- Problem requirements
When you write the records again, keep every line exactly as it was.

Dataset entries:
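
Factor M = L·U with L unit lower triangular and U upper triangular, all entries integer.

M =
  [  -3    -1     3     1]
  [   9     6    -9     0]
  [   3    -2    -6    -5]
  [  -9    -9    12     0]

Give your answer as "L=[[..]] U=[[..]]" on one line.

L=[[1,0,0,0],[-3,1,0,0],[-1,-1,1,0],[3,-2,-1,1]] U=[[-3,-1,3,1],[0,3,0,3],[0,0,-3,-1],[0,0,0,2]]

  row1 -= -3·row0 → [0,3,0,3]
  row2 -= -1·row0 → [0,-3,-3,-4]
  row3 -= 3·row0 → [0,-6,3,-3]
  row2 -= -1·row1 → [0,0,-3,-1]
  row3 -= -2·row1 → [0,0,3,3]
  row3 -= -1·row2 → [0,0,0,2]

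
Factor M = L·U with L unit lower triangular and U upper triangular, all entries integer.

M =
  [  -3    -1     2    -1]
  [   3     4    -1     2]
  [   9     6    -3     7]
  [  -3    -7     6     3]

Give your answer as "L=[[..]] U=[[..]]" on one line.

  R1 -= -1·R0 → [0,3,1,1]
  R2 -= -3·R0 → [0,3,3,4]
  R3 -= 1·R0 → [0,-6,4,4]
  R2 -= 1·R1 → [0,0,2,3]
  R3 -= -2·R1 → [0,0,6,6]
  R3 -= 3·R2 → [0,0,0,-3]

L=[[1,0,0,0],[-1,1,0,0],[-3,1,1,0],[1,-2,3,1]] U=[[-3,-1,2,-1],[0,3,1,1],[0,0,2,3],[0,0,0,-3]]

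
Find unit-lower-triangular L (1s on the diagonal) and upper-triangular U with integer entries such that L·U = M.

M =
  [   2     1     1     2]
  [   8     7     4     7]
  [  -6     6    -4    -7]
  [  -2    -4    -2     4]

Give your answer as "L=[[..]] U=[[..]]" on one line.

L=[[1,0,0,0],[4,1,0,0],[-3,3,1,0],[-1,-1,1,1]] U=[[2,1,1,2],[0,3,0,-1],[0,0,-1,2],[0,0,0,3]]

  R1 -= 4·R0 → [0,3,0,-1]
  R2 -= -3·R0 → [0,9,-1,-1]
  R3 -= -1·R0 → [0,-3,-1,6]
  R2 -= 3·R1 → [0,0,-1,2]
  R3 -= -1·R1 → [0,0,-1,5]
  R3 -= 1·R2 → [0,0,0,3]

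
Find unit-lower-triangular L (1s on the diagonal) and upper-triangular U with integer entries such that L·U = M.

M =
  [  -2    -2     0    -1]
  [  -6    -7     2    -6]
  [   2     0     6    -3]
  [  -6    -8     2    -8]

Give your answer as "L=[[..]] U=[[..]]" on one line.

  row1 -= 3·row0 → [0,-1,2,-3]
  row2 -= -1·row0 → [0,-2,6,-4]
  row3 -= 3·row0 → [0,-2,2,-5]
  row2 -= 2·row1 → [0,0,2,2]
  row3 -= 2·row1 → [0,0,-2,1]
  row3 -= -1·row2 → [0,0,0,3]

L=[[1,0,0,0],[3,1,0,0],[-1,2,1,0],[3,2,-1,1]] U=[[-2,-2,0,-1],[0,-1,2,-3],[0,0,2,2],[0,0,0,3]]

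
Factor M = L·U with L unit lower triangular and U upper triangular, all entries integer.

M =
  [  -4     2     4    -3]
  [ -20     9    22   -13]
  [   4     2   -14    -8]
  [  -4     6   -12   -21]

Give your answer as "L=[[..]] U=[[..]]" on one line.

  r1 -= 5·r0 → [0,-1,2,2]
  r2 -= -1·r0 → [0,4,-10,-11]
  r3 -= 1·r0 → [0,4,-16,-18]
  r2 -= -4·r1 → [0,0,-2,-3]
  r3 -= -4·r1 → [0,0,-8,-10]
  r3 -= 4·r2 → [0,0,0,2]

L=[[1,0,0,0],[5,1,0,0],[-1,-4,1,0],[1,-4,4,1]] U=[[-4,2,4,-3],[0,-1,2,2],[0,0,-2,-3],[0,0,0,2]]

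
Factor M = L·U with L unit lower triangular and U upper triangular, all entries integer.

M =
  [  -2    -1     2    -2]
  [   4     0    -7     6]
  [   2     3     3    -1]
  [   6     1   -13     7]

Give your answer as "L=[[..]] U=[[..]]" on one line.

  row1 -= -2·row0 → [0,-2,-3,2]
  row2 -= -1·row0 → [0,2,5,-3]
  row3 -= -3·row0 → [0,-2,-7,1]
  row2 -= -1·row1 → [0,0,2,-1]
  row3 -= 1·row1 → [0,0,-4,-1]
  row3 -= -2·row2 → [0,0,0,-3]

L=[[1,0,0,0],[-2,1,0,0],[-1,-1,1,0],[-3,1,-2,1]] U=[[-2,-1,2,-2],[0,-2,-3,2],[0,0,2,-1],[0,0,0,-3]]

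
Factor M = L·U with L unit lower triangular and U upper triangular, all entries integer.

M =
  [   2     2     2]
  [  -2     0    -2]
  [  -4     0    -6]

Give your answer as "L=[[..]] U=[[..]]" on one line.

  r1 -= -1·r0 → [0,2,0]
  r2 -= -2·r0 → [0,4,-2]
  r2 -= 2·r1 → [0,0,-2]

L=[[1,0,0],[-1,1,0],[-2,2,1]] U=[[2,2,2],[0,2,0],[0,0,-2]]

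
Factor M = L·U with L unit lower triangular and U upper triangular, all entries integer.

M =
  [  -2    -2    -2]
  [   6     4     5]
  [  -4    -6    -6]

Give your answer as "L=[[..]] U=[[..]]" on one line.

  r1 -= -3·r0 → [0,-2,-1]
  r2 -= 2·r0 → [0,-2,-2]
  r2 -= 1·r1 → [0,0,-1]

L=[[1,0,0],[-3,1,0],[2,1,1]] U=[[-2,-2,-2],[0,-2,-1],[0,0,-1]]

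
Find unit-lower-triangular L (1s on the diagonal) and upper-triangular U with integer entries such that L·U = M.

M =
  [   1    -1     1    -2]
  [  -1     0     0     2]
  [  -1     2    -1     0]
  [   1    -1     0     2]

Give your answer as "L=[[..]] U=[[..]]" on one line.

  r1 -= -1·r0 → [0,-1,1,0]
  r2 -= -1·r0 → [0,1,0,-2]
  r3 -= 1·r0 → [0,0,-1,4]
  r2 -= -1·r1 → [0,0,1,-2]
  r3 -= 0·r1 → [0,0,-1,4]
  r3 -= -1·r2 → [0,0,0,2]

L=[[1,0,0,0],[-1,1,0,0],[-1,-1,1,0],[1,0,-1,1]] U=[[1,-1,1,-2],[0,-1,1,0],[0,0,1,-2],[0,0,0,2]]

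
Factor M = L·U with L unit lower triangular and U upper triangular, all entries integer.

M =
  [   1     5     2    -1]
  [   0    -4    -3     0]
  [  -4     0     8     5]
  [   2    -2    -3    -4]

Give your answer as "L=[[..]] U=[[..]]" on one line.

  R1 -= 0·R0 → [0,-4,-3,0]
  R2 -= -4·R0 → [0,20,16,1]
  R3 -= 2·R0 → [0,-12,-7,-2]
  R2 -= -5·R1 → [0,0,1,1]
  R3 -= 3·R1 → [0,0,2,-2]
  R3 -= 2·R2 → [0,0,0,-4]

L=[[1,0,0,0],[0,1,0,0],[-4,-5,1,0],[2,3,2,1]] U=[[1,5,2,-1],[0,-4,-3,0],[0,0,1,1],[0,0,0,-4]]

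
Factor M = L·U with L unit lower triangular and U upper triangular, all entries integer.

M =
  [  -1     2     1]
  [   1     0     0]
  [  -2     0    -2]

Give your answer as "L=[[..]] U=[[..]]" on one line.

  row1 -= -1·row0 → [0,2,1]
  row2 -= 2·row0 → [0,-4,-4]
  row2 -= -2·row1 → [0,0,-2]

L=[[1,0,0],[-1,1,0],[2,-2,1]] U=[[-1,2,1],[0,2,1],[0,0,-2]]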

- The completed task
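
Factor M = L·U with L unit lower triangular and U upper triangular, all entries integer.

M =
  [  -3    -1     3     1]
  [   9     6    -9     0]
  [   3    -2    -6    -5]
  [  -9    -9    12     0]

Give your answer as "L=[[..]] U=[[..]]" on one line.

L=[[1,0,0,0],[-3,1,0,0],[-1,-1,1,0],[3,-2,-1,1]] U=[[-3,-1,3,1],[0,3,0,3],[0,0,-3,-1],[0,0,0,2]]

  row1 -= -3·row0 → [0,3,0,3]
  row2 -= -1·row0 → [0,-3,-3,-4]
  row3 -= 3·row0 → [0,-6,3,-3]
  row2 -= -1·row1 → [0,0,-3,-1]
  row3 -= -2·row1 → [0,0,3,3]
  row3 -= -1·row2 → [0,0,0,2]

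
Factor M = L·U with L unit lower triangular and U upper triangular, all entries integer.

M =
  [  -3    -1     2    -1]
  [   3     4    -1     2]
  [   9     6    -3     7]
  [  -3    -7     6     3]

Give your answer as "L=[[..]] U=[[..]]" on one line.

  R1 -= -1·R0 → [0,3,1,1]
  R2 -= -3·R0 → [0,3,3,4]
  R3 -= 1·R0 → [0,-6,4,4]
  R2 -= 1·R1 → [0,0,2,3]
  R3 -= -2·R1 → [0,0,6,6]
  R3 -= 3·R2 → [0,0,0,-3]

L=[[1,0,0,0],[-1,1,0,0],[-3,1,1,0],[1,-2,3,1]] U=[[-3,-1,2,-1],[0,3,1,1],[0,0,2,3],[0,0,0,-3]]

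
Find unit-lower-triangular L (1s on the diagonal) and upper-triangular U with integer entries such that L·U = M.

M =
  [   2     1     1     2]
  [   8     7     4     7]
  [  -6     6    -4    -7]
  [  -2    -4    -2     4]

Give your answer as "L=[[..]] U=[[..]]" on one line.

L=[[1,0,0,0],[4,1,0,0],[-3,3,1,0],[-1,-1,1,1]] U=[[2,1,1,2],[0,3,0,-1],[0,0,-1,2],[0,0,0,3]]

  R1 -= 4·R0 → [0,3,0,-1]
  R2 -= -3·R0 → [0,9,-1,-1]
  R3 -= -1·R0 → [0,-3,-1,6]
  R2 -= 3·R1 → [0,0,-1,2]
  R3 -= -1·R1 → [0,0,-1,5]
  R3 -= 1·R2 → [0,0,0,3]

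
Find unit-lower-triangular L (1s on the diagonal) and upper-triangular U with integer entries such that L·U = M.

M =
  [  -2    -2     0    -1]
  [  -6    -7     2    -6]
  [   2     0     6    -3]
  [  -6    -8     2    -8]

Give your answer as "L=[[..]] U=[[..]]" on one line.

  row1 -= 3·row0 → [0,-1,2,-3]
  row2 -= -1·row0 → [0,-2,6,-4]
  row3 -= 3·row0 → [0,-2,2,-5]
  row2 -= 2·row1 → [0,0,2,2]
  row3 -= 2·row1 → [0,0,-2,1]
  row3 -= -1·row2 → [0,0,0,3]

L=[[1,0,0,0],[3,1,0,0],[-1,2,1,0],[3,2,-1,1]] U=[[-2,-2,0,-1],[0,-1,2,-3],[0,0,2,2],[0,0,0,3]]

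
Factor M = L·U with L unit lower triangular and U upper triangular, all entries integer.

M =
  [  -4     2     4    -3]
  [ -20     9    22   -13]
  [   4     2   -14    -8]
  [  -4     6   -12   -21]

Give your answer as "L=[[..]] U=[[..]]" on one line.

  r1 -= 5·r0 → [0,-1,2,2]
  r2 -= -1·r0 → [0,4,-10,-11]
  r3 -= 1·r0 → [0,4,-16,-18]
  r2 -= -4·r1 → [0,0,-2,-3]
  r3 -= -4·r1 → [0,0,-8,-10]
  r3 -= 4·r2 → [0,0,0,2]

L=[[1,0,0,0],[5,1,0,0],[-1,-4,1,0],[1,-4,4,1]] U=[[-4,2,4,-3],[0,-1,2,2],[0,0,-2,-3],[0,0,0,2]]

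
Factor M = L·U with L unit lower triangular and U upper triangular, all entries integer.

M =
  [  -2    -1     2    -2]
  [   4     0    -7     6]
  [   2     3     3    -1]
  [   6     1   -13     7]

Give your answer as "L=[[..]] U=[[..]]" on one line.

  row1 -= -2·row0 → [0,-2,-3,2]
  row2 -= -1·row0 → [0,2,5,-3]
  row3 -= -3·row0 → [0,-2,-7,1]
  row2 -= -1·row1 → [0,0,2,-1]
  row3 -= 1·row1 → [0,0,-4,-1]
  row3 -= -2·row2 → [0,0,0,-3]

L=[[1,0,0,0],[-2,1,0,0],[-1,-1,1,0],[-3,1,-2,1]] U=[[-2,-1,2,-2],[0,-2,-3,2],[0,0,2,-1],[0,0,0,-3]]

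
Factor M = L·U with L unit lower triangular and U upper triangular, all entries integer.

M =
  [   2     2     2]
  [  -2     0    -2]
  [  -4     0    -6]

Give your answer as "L=[[..]] U=[[..]]" on one line.

  r1 -= -1·r0 → [0,2,0]
  r2 -= -2·r0 → [0,4,-2]
  r2 -= 2·r1 → [0,0,-2]

L=[[1,0,0],[-1,1,0],[-2,2,1]] U=[[2,2,2],[0,2,0],[0,0,-2]]

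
Factor M = L·U with L unit lower triangular and U upper triangular, all entries integer.

M =
  [  -2    -2    -2]
  [   6     4     5]
  [  -4    -6    -6]

Give your answer as "L=[[..]] U=[[..]]" on one line.

  r1 -= -3·r0 → [0,-2,-1]
  r2 -= 2·r0 → [0,-2,-2]
  r2 -= 1·r1 → [0,0,-1]

L=[[1,0,0],[-3,1,0],[2,1,1]] U=[[-2,-2,-2],[0,-2,-1],[0,0,-1]]

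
Find unit-lower-triangular L (1s on the diagonal) and upper-triangular U with integer entries such that L·U = M.

M =
  [   1    -1     1    -2]
  [  -1     0     0     2]
  [  -1     2    -1     0]
  [   1    -1     0     2]

Give your answer as "L=[[..]] U=[[..]]" on one line.

  r1 -= -1·r0 → [0,-1,1,0]
  r2 -= -1·r0 → [0,1,0,-2]
  r3 -= 1·r0 → [0,0,-1,4]
  r2 -= -1·r1 → [0,0,1,-2]
  r3 -= 0·r1 → [0,0,-1,4]
  r3 -= -1·r2 → [0,0,0,2]

L=[[1,0,0,0],[-1,1,0,0],[-1,-1,1,0],[1,0,-1,1]] U=[[1,-1,1,-2],[0,-1,1,0],[0,0,1,-2],[0,0,0,2]]

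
Factor M = L·U with L unit lower triangular and U upper triangular, all entries integer.

M =
  [   1     5     2    -1]
  [   0    -4    -3     0]
  [  -4     0     8     5]
  [   2    -2    -3    -4]

Give your answer as "L=[[..]] U=[[..]]" on one line.

  R1 -= 0·R0 → [0,-4,-3,0]
  R2 -= -4·R0 → [0,20,16,1]
  R3 -= 2·R0 → [0,-12,-7,-2]
  R2 -= -5·R1 → [0,0,1,1]
  R3 -= 3·R1 → [0,0,2,-2]
  R3 -= 2·R2 → [0,0,0,-4]

L=[[1,0,0,0],[0,1,0,0],[-4,-5,1,0],[2,3,2,1]] U=[[1,5,2,-1],[0,-4,-3,0],[0,0,1,1],[0,0,0,-4]]

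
Factor M = L·U with L unit lower triangular and U upper triangular, all entries integer.

M =
  [  -1     2     1]
  [   1     0     0]
  [  -2     0    -2]

Give your answer as "L=[[..]] U=[[..]]" on one line.

  row1 -= -1·row0 → [0,2,1]
  row2 -= 2·row0 → [0,-4,-4]
  row2 -= -2·row1 → [0,0,-2]

L=[[1,0,0],[-1,1,0],[2,-2,1]] U=[[-1,2,1],[0,2,1],[0,0,-2]]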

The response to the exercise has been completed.